[[ PROVIDED MATERIAL, beginning ]]
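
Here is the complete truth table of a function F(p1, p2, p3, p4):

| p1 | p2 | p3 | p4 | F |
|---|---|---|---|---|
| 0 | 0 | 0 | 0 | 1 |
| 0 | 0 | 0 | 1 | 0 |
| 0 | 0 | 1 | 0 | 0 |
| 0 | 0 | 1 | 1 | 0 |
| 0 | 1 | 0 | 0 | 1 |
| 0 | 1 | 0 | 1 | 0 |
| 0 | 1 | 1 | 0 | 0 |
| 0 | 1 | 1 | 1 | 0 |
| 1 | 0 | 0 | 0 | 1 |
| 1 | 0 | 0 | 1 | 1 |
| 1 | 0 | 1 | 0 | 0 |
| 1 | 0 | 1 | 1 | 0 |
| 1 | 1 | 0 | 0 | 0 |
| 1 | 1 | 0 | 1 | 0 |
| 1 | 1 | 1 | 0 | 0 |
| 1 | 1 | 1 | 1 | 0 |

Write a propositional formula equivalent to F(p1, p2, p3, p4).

F(p1, p2, p3, p4) = (((((~p1 & ~p2) & ~p3) & ~p4) | (((~p1 & p2) & ~p3) & ~p4)) | (((p1 & ~p2) & ~p3) & ~p4)) | (((p1 & ~p2) & ~p3) & p4)

The 1-rows are (0,0,0,0), (0,1,0,0), (1,0,0,0), (1,0,0,1). Each contributes one minterm — ¬p1·¬p2·¬p3·¬p4; ¬p1·p2·¬p3·¬p4; p1·¬p2·¬p3·¬p4; p1·¬p2·¬p3·p4 — and their disjunction is a sum-of-products form of F.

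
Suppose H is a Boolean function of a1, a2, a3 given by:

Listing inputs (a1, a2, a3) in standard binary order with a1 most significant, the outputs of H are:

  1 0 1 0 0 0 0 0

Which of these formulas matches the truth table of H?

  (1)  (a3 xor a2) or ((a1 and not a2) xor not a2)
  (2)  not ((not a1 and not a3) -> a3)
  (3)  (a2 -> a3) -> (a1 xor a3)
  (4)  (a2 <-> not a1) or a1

(1) fails at (0,0,1): the formula yields 1, H is 0.
(3) fails at (0,0,0): the formula yields 0, H is 1.
(4) fails at (0,0,0): the formula yields 0, H is 1.
That leaves (2). Evaluating it on every row reproduces the table of H exactly.

2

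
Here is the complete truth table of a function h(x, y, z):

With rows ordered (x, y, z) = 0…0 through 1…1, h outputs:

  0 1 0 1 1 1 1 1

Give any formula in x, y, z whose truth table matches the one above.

h(x, y, z) = ¬(((¬x ∧ ¬y) ∧ ¬z) ∨ ((¬x ∧ y) ∧ ¬z))

There are just 2 zero rows: (0,0,0), (0,1,0). Their minterms are ¬x·¬y·¬z, ¬x·y·¬z; the OR of those covers precisely the 0-outputs, and negating it yields h.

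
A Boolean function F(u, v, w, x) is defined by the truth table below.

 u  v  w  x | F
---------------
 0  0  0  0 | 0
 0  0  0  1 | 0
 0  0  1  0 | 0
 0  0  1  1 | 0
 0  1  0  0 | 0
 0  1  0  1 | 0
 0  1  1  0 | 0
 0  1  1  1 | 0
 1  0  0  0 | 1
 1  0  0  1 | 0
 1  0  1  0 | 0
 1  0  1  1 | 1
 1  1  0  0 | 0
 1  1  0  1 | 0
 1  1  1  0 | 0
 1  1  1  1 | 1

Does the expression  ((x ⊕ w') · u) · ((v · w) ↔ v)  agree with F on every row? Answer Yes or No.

Yes

Check the formula against F row by row:
  u=0, v=0, w=0, x=0: formula gives 0, F = 0 ✓
  u=0, v=0, w=0, x=1: formula gives 0, F = 0 ✓
  u=0, v=0, w=1, x=0: formula gives 0, F = 0 ✓
  u=0, v=0, w=1, x=1: formula gives 0, F = 0 ✓
  … (the remaining 12 rows also agree.)
Every row agrees, so the formula is equivalent.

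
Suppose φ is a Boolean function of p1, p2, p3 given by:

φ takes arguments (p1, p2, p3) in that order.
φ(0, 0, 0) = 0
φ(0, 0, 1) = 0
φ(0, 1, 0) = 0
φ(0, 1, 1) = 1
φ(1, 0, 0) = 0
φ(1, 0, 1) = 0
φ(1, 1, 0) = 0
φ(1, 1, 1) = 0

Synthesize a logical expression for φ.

φ(p1, p2, p3) = (NOT p1 AND p2) AND p3

Only row (0,1,1) gives 1. That row's minterm ¬p1·p2·p3 is φ directly.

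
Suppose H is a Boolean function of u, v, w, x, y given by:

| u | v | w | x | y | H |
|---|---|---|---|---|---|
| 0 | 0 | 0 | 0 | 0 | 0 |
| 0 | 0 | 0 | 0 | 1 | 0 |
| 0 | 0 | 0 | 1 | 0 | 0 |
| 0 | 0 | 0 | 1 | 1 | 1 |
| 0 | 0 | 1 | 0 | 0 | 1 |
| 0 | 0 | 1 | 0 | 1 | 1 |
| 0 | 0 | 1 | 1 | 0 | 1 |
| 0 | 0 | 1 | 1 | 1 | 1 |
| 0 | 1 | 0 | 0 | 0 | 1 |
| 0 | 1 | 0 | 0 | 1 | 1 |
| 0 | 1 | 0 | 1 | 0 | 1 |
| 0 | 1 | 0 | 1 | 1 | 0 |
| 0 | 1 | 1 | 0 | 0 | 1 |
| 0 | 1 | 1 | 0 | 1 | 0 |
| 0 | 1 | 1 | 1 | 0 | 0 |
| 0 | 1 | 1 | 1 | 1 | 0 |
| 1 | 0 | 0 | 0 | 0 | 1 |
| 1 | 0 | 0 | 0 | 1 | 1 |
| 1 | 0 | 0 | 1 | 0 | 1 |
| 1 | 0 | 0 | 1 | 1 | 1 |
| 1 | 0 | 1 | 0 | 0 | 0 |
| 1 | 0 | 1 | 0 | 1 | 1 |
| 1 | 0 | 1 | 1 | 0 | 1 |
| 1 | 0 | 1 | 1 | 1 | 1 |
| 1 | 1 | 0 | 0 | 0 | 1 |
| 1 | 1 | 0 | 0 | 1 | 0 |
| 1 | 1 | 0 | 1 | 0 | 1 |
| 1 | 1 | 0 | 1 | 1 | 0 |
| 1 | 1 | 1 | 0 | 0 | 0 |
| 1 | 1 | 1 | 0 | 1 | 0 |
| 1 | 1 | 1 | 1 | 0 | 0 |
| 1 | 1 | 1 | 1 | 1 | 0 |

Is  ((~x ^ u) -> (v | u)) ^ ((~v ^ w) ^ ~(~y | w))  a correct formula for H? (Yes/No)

Check the formula against H row by row:
  u=0, v=0, w=0, x=0, y=0: formula gives 1, but H = 0 ✗
Row (0,0,0,0,0) is a counterexample, so the formula is not equivalent to H.

No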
[[ PROVIDED MATERIAL, end ]]
→ TASK DETAILS:
Exactly the lines above from the one with "Which of these" to the one with "0 1 0 1 1 1 1 1", both included, are to be quoted; leave the rest out.

→ ANSWER SECTION:
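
Which of these formulas matches the truth table of H?

  (1)  (a3 xor a2) or ((a1 and not a2) xor not a2)
  (2)  not ((not a1 and not a3) -> a3)
  (3)  (a2 -> a3) -> (a1 xor a3)
  (4)  (a2 <-> not a1) or a1

(1) fails at (0,0,1): the formula yields 1, H is 0.
(3) fails at (0,0,0): the formula yields 0, H is 1.
(4) fails at (0,0,0): the formula yields 0, H is 1.
That leaves (2). Evaluating it on every row reproduces the table of H exactly.

2

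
Here is the complete truth table of a function h(x, y, z):

With rows ordered (x, y, z) = 0…0 through 1…1, h outputs:

  0 1 0 1 1 1 1 1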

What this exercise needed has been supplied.